Stored data entries
--------------------------------
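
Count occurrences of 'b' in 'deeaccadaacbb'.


Scanning 'deeaccadaacbb' for 'b':
  Position 11: 'b' -> MATCH (count: 1)
  Position 12: 'b' -> MATCH (count: 2)
Total occurrences of 'b': 2

2


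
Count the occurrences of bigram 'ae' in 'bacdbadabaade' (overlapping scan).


Scanning 'bacdbadabaade' for bigram 'ae':
  Position 0: 'ba' -> no
  Position 1: 'ac' -> no
  Position 2: 'cd' -> no
  Position 3: 'db' -> no
  Position 4: 'ba' -> no
  Position 5: 'ad' -> no
  Position 6: 'da' -> no
  Position 7: 'ab' -> no
  Position 8: 'ba' -> no
  Position 9: 'aa' -> no
  Position 10: 'ad' -> no
  Position 11: 'de' -> no
Total matches: 0

0


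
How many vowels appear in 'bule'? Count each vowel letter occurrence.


Scanning each character of 'bule':
  Position 1: 'b' -> consonant (running count: 0)
  Position 2: 'u' -> vowel (running count: 1)
  Position 3: 'l' -> consonant (running count: 1)
  Position 4: 'e' -> vowel (running count: 2)
Total vowels: 2

2


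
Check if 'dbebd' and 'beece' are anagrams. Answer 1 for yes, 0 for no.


Sort characters of 'dbebd': 'bbdde'
Sort characters of 'beece': 'bceee'
Sorted forms differ -> they are NOT anagrams
Result: 0

0


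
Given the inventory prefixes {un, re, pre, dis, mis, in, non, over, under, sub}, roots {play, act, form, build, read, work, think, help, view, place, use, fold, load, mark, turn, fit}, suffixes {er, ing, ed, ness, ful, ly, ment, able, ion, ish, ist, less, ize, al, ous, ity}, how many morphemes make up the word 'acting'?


Segmenting 'acting' against the inventory:
  'act' -> root (morpheme 1)
  'ing' -> suffix (morpheme 2)
Total morphemes: 2

2


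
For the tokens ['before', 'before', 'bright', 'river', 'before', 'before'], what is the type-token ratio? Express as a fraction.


Tokens: 6
Unique types: ('before', 'bright', 'river') = 3
TTR = 3/6
Simplify: divide both by 3 -> 1/2
TTR = 1/2

1/2


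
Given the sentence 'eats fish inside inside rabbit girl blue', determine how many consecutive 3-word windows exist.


Word trigrams from [7] words:
  Trigram 1: (eats fish inside)
  Trigram 2: (fish inside inside)
  Trigram 3: (inside inside rabbit)
  Trigram 4: (inside rabbit girl)
  Trigram 5: (rabbit girl blue)
Total word trigrams: 7 - 2 = 5

5


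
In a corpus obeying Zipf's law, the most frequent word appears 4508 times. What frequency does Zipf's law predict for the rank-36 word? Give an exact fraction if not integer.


Zipf's law: freq(rank) = f1 / rank
f1 = 4508, rank = 36
freq = 4508 / 36
GCD(4508, 36) = 4
Simplified: 1127/9

1127/9


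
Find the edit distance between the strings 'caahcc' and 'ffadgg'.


Building DP table for s1='caahcc' (len 6) and s2='ffadgg' (len 6):
       f  f  a  d  g  g
    0  1  2  3  4  5  6
  c 1  1  2  3  4  5  6
  a 2  2  2  2  3  4  5
  a 3  3  3  2  3  4  5
  h 4  4  4  3  3  4  5
  c 5  5  5  4  4  4  5
  c 6  6  6  5  5  5  5
Edit distance = dp[6][6] = 5

5


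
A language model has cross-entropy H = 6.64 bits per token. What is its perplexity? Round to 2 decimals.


Perplexity formula: PP = 2^H
H = 6.64
PP = 2^6.64
Decompose: 2^6.64 = 2^6 * 2^0.64
2^6 = 64, 2^0.64 ~ 1.5583292
PP ~ 64 * 1.5583292 = 99.7330688
Rounded to 2 decimals: 99.73

99.73


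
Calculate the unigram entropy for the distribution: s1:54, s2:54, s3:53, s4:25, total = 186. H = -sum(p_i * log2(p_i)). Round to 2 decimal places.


Computing entropy H = -sum(p_i * log2(p_i)):
  s1: p = 54/186 = 0.2903, -p*log2(p) = 0.5180
  s2: p = 54/186 = 0.2903, -p*log2(p) = 0.5180
  s3: p = 53/186 = 0.2849, -p*log2(p) = 0.5161
  s4: p = 25/186 = 0.1344, -p*log2(p) = 0.3892
H = sum of terms = 1.9413
Rounded to 2 decimals: 1.94

1.94


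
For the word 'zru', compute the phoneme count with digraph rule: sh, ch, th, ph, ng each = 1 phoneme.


Parsing 'zru' greedily, digraphs first:
  'z' -> consonant phoneme (phonemes so far: 1)
  'r' -> consonant phoneme (phonemes so far: 2)
  'u' -> vowel phoneme (phonemes so far: 3)
Total phonemes: 3

3


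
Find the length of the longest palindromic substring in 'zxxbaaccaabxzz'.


Scanning 'zxxbaaccaabxzz' for palindromic substrings.
Substring at positions 2-11: 'xbaaccaabx'.
Check: reverse('xbaaccaabx') = 'xbaaccaabx' -> palindrome confirmed.
Neighbouring characters ('x' / 'z') break symmetry, so it cannot extend further.
No longer palindromic substring exists; longest length = 10

10


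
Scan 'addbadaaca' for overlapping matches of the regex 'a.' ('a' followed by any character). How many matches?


Pattern: a. means 'a' followed by any character.
Scanning 'addbadaaca' position-by-position:
  Pos 0: window 'ad' -> MATCH
  Pos 1: window 'dd' -> no
  Pos 2: window 'db' -> no
  Pos 3: window 'ba' -> no
  Pos 4: window 'ad' -> MATCH
  Pos 5: window 'da' -> no
  Pos 6: window 'aa' -> MATCH
  Pos 7: window 'ac' -> MATCH
  Pos 8: window 'ca' -> no
  Pos 9: window 'a' -> no
Total matches: 4

4


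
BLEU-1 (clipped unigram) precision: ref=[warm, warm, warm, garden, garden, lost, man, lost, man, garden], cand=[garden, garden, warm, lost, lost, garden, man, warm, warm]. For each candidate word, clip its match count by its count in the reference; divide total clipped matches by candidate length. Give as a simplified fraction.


Reference word counts: {'garden': 3, 'lost': 2, 'man': 2, 'warm': 3}
Checking each candidate word (with clipping):
  'garden' -> in reference (ref count 3, used 1/3) -> match (matches: 1)
  'garden' -> in reference (ref count 3, used 2/3) -> match (matches: 2)
  'warm' -> in reference (ref count 3, used 1/3) -> match (matches: 3)
  'lost' -> in reference (ref count 2, used 1/2) -> match (matches: 4)
  'lost' -> in reference (ref count 2, used 2/2) -> match (matches: 5)
  'garden' -> in reference (ref count 3, used 3/3) -> match (matches: 6)
  'man' -> in reference (ref count 2, used 1/2) -> match (matches: 7)
  'warm' -> in reference (ref count 3, used 2/3) -> match (matches: 8)
  'warm' -> in reference (ref count 3, used 3/3) -> match (matches: 9)
Clipped matches: 9, Candidate length: 9
Precision = 9/9 = 1

1


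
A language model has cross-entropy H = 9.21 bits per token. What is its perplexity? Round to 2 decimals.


Perplexity formula: PP = 2^H
H = 9.21
PP = 2^9.21
Decompose: 2^9.21 = 2^9 * 2^0.21
2^9 = 512, 2^0.21 ~ 1.1566882
PP ~ 512 * 1.1566882 = 592.2243584
Rounded to 2 decimals: 592.22

592.22


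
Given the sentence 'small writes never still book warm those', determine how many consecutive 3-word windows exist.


Word trigrams from [7] words:
  Trigram 1: (small writes never)
  Trigram 2: (writes never still)
  Trigram 3: (never still book)
  Trigram 4: (still book warm)
  Trigram 5: (book warm those)
Total word trigrams: 7 - 2 = 5

5


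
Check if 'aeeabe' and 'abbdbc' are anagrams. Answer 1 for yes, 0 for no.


Sort characters of 'aeeabe': 'aabeee'
Sort characters of 'abbdbc': 'abbbcd'
Sorted forms differ -> they are NOT anagrams
Result: 0

0


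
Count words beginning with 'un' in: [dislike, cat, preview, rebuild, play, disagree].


Checking each word for prefix 'un':
  'dislike' -> no (count: 0)
  'cat' -> no (count: 0)
  'preview' -> no (count: 0)
  'rebuild' -> no (count: 0)
  'play' -> no (count: 0)
  'disagree' -> no (count: 0)
Total with prefix 'un': 0

0


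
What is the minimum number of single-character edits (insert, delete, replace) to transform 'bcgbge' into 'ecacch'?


Building DP table for s1='bcgbge' (len 6) and s2='ecacch' (len 6):
       e  c  a  c  c  h
    0  1  2  3  4  5  6
  b 1  1  2  3  4  5  6
  c 2  2  1  2  3  4  5
  g 3  3  2  2  3  4  5
  b 4  4  3  3  3  4  5
  g 5  5  4  4  4  4  5
  e 6  5  5  5  5  5  5
Edit distance = dp[6][6] = 5

5


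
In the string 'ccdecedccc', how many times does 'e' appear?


Scanning 'ccdecedccc' for 'e':
  Position 3: 'e' -> MATCH (count: 1)
  Position 5: 'e' -> MATCH (count: 2)
Total occurrences of 'e': 2

2


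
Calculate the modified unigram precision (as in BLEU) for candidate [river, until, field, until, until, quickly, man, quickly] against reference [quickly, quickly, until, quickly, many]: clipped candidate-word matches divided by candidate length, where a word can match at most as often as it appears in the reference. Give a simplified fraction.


Reference word counts: {'many': 1, 'quickly': 3, 'until': 1}
Checking each candidate word (with clipping):
  'river' -> not in reference -> no match (matches: 0)
  'until' -> in reference (ref count 1, used 1/1) -> match (matches: 1)
  'field' -> not in reference -> no match (matches: 1)
  'until' -> ref count 1 already used up (1/1) -> clipped, no match (matches: 1)
  'until' -> ref count 1 already used up (1/1) -> clipped, no match (matches: 1)
  'quickly' -> in reference (ref count 3, used 1/3) -> match (matches: 2)
  'man' -> not in reference -> no match (matches: 2)
  'quickly' -> in reference (ref count 3, used 2/3) -> match (matches: 3)
Clipped matches: 3, Candidate length: 8
Precision = 3/8

3/8


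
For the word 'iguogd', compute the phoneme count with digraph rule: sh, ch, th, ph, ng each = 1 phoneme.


Parsing 'iguogd' greedily, digraphs first:
  'i' -> vowel phoneme (phonemes so far: 1)
  'g' -> consonant phoneme (phonemes so far: 2)
  'u' -> vowel phoneme (phonemes so far: 3)
  'o' -> vowel phoneme (phonemes so far: 4)
  'g' -> consonant phoneme (phonemes so far: 5)
  'd' -> consonant phoneme (phonemes so far: 6)
Total phonemes: 6

6


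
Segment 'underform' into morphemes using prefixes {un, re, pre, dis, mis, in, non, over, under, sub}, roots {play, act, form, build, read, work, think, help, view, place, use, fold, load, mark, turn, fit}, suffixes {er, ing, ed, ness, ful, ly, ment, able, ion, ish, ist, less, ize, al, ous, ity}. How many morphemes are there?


Segmenting 'underform' against the inventory:
  'under' -> prefix (morpheme 1)
  'form' -> root (morpheme 2)
Total morphemes: 2

2


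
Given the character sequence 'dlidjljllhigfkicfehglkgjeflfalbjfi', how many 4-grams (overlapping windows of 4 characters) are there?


String 'dlidjljllhigfkicfehglkgjeflfalbjfi' has length L = 34.
Number of overlapping n-grams = L - n + 1
Substituting: 34 - 4 + 1 = 31

31


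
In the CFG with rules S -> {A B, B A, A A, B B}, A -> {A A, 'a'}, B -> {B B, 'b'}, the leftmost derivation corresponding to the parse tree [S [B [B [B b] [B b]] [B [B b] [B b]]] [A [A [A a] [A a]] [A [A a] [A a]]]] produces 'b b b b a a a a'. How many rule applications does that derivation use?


Every bracketed nonterminal node [X ...] in the tree is produced by exactly one rule application.
Reading the tree off as a leftmost derivation:
  Step 1: S  =>  B A   (applied S -> B A)
  Step 2: B A  =>  B B A   (applied B -> B B)
  Step 3: B B A  =>  B B B A   (applied B -> B B)
  Step 4: B B B A  =>  b B B A   (applied B -> b)
  Step 5: b B B A  =>  b b B A   (applied B -> b)
  Step 6: b b B A  =>  b b B B A   (applied B -> B B)
  Step 7: b b B B A  =>  b b b B A   (applied B -> b)
  Step 8: b b b B A  =>  b b b b A   (applied B -> b)
  Step 9: b b b b A  =>  b b b b A A   (applied A -> A A)
  Step 10: b b b b A A  =>  b b b b A A A   (applied A -> A A)
  Step 11: b b b b A A A  =>  b b b b a A A   (applied A -> a)
  Step 12: b b b b a A A  =>  b b b b a a A   (applied A -> a)
  Step 13: b b b b a a A  =>  b b b b a a A A   (applied A -> A A)
  Step 14: b b b b a a A A  =>  b b b b a a a A   (applied A -> a)
  Step 15: b b b b a a a A  =>  b b b b a a a a   (applied A -> a)
Final yield: b b b b a a a a
Total rewrite steps: 15

15


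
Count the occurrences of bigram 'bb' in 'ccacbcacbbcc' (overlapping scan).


Scanning 'ccacbcacbbcc' for bigram 'bb':
  Position 0: 'cc' -> no
  Position 1: 'ca' -> no
  Position 2: 'ac' -> no
  Position 3: 'cb' -> no
  Position 4: 'bc' -> no
  Position 5: 'ca' -> no
  Position 6: 'ac' -> no
  Position 7: 'cb' -> no
  Position 8: 'bb' -> MATCH
  Position 9: 'bc' -> no
  Position 10: 'cc' -> no
Total matches: 1

1


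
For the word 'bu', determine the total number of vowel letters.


Scanning each character of 'bu':
  Position 1: 'b' -> consonant (running count: 0)
  Position 2: 'u' -> vowel (running count: 1)
Total vowels: 1

1


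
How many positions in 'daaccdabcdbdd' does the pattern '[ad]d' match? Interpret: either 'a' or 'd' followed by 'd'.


Pattern: [ad]d means either 'a' or 'd' followed by 'd'.
Scanning 'daaccdabcdbdd' position-by-position:
  Pos 0: window 'da' -> no
  Pos 1: window 'aa' -> no
  Pos 2: window 'ac' -> no
  Pos 3: window 'cc' -> no
  Pos 4: window 'cd' -> no
  Pos 5: window 'da' -> no
  Pos 6: window 'ab' -> no
  Pos 7: window 'bc' -> no
  Pos 8: window 'cd' -> no
  Pos 9: window 'db' -> no
  Pos 10: window 'bd' -> no
  Pos 11: window 'dd' -> MATCH
  Pos 12: window 'd' -> no
Total matches: 1

1


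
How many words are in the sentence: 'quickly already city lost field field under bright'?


Counting words by splitting on spaces:
  Word 1: 'quickly'
  Word 2: 'already'
  Word 3: 'city'
  Word 4: 'lost'
  Word 5: 'field'
  Word 6: 'field'
  Word 7: 'under'
  Word 8: 'bright'
Total words: 8

8


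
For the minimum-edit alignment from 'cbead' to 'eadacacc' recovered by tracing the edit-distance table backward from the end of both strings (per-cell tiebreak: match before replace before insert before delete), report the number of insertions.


Edit distance = 7. Backtracking from cell (5, 8) with preference match > replace > insert > delete,
then listing the resulting alignment 'cbead' -> 'eadacacc' left to right:
  Step 1: insert 'e' [insertion #1]
  Step 2: insert 'a' [insertion #2]
  Step 3: replace c->d
  Step 4: replace b->a
  Step 5: replace e->c
  Step 6: keep 'a'
  Step 7: insert 'c' [insertion #3]
  Step 8: replace d->c
Total insertions: 3

3


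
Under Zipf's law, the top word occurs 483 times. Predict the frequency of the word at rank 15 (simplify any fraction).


Zipf's law: freq(rank) = f1 / rank
f1 = 483, rank = 15
freq = 483 / 15
GCD(483, 15) = 3
Simplified: 161/5

161/5


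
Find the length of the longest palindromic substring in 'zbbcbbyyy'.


Scanning 'zbbcbbyyy' for palindromic substrings.
Substring at positions 1-5: 'bbcbb'.
Check: reverse('bbcbb') = 'bbcbb' -> palindrome confirmed.
Neighbouring characters ('z' / 'y') break symmetry, so it cannot extend further.
No longer palindromic substring exists; longest length = 5

5


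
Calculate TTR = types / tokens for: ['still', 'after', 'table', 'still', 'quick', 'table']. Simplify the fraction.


Tokens: 6
Unique types: ('after', 'quick', 'still', 'table') = 4
TTR = 4/6
Simplify: divide both by 2 -> 2/3
TTR = 2/3

2/3


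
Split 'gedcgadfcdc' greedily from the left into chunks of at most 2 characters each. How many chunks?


'gedcgadfcdc' has 11 characters.
Chunking with max size 2:
  Chunk 1: 'ge' (positions 0-1)
  Chunk 2: 'dc' (positions 2-3)
  Chunk 3: 'ga' (positions 4-5)
  Chunk 4: 'df' (positions 6-7)
  Chunk 5: 'cd' (positions 8-9)
  Chunk 6: 'c' (positions 10-10)
Total chunks: ceil(11 / 2) = 6

6


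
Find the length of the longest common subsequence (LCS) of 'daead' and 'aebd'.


DP table for LCS of 'daead' and 'aebd':
       a  e  b  d
    0  0  0  0  0
  d 0  0  0  0  1
  a 0  1  1  1  1
  e 0  1  2  2  2
  a 0  1  2  2  2
  d 0  1  2  2  3
LCS: 'aed'
LCS length = 3

3


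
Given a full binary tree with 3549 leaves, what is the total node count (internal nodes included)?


Leaf nodes (terminals): 3549
Internal nodes = n - 1 = 3549 - 1 = 3548
Total = leaves + internal = 3549 + 3548 = 7097

7097


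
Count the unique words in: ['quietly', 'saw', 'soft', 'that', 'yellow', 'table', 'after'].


Listing all tokens and tracking unique types:
  Token 1: 'quietly' -> NEW (unique so far: 1)
  Token 2: 'saw' -> NEW (unique so far: 2)
  Token 3: 'soft' -> NEW (unique so far: 3)
  Token 4: 'that' -> NEW (unique so far: 4)
  Token 5: 'yellow' -> NEW (unique so far: 5)
  Token 6: 'table' -> NEW (unique so far: 6)
  Token 7: 'after' -> NEW (unique so far: 7)
Unique types: ('after', 'quietly', 'saw', 'soft', 'table', 'that', 'yellow')
Vocabulary size: 7

7


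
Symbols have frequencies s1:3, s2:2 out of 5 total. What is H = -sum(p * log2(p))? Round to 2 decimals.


Computing entropy H = -sum(p_i * log2(p_i)):
  s1: p = 3/5 = 0.6000, -p*log2(p) = 0.4422
  s2: p = 2/5 = 0.4000, -p*log2(p) = 0.5288
H = sum of terms = 0.9710
Rounded to 2 decimals: 0.97

0.97


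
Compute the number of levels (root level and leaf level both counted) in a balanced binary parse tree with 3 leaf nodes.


In a balanced binary tree with n leaves the deepest leaf is ceil(log2(n)) edges below the root,
so counting node levels inclusive of root and leaves gives ceil(log2(n)) + 1 levels.
log2(3) = 1.5850
ceil(1.5850) = 2
levels = 2 + 1 = 3

3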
--------------------------------
WHAT TO DO: Copy the line containing "Compute the number" and every line after it, through the last line of the records. Include nothing else.

TASK RESULT:
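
Compute the number of levels (root level and leaf level both counted) in a balanced binary parse tree with 3 leaf nodes.


In a balanced binary tree with n leaves the deepest leaf is ceil(log2(n)) edges below the root,
so counting node levels inclusive of root and leaves gives ceil(log2(n)) + 1 levels.
log2(3) = 1.5850
ceil(1.5850) = 2
levels = 2 + 1 = 3

3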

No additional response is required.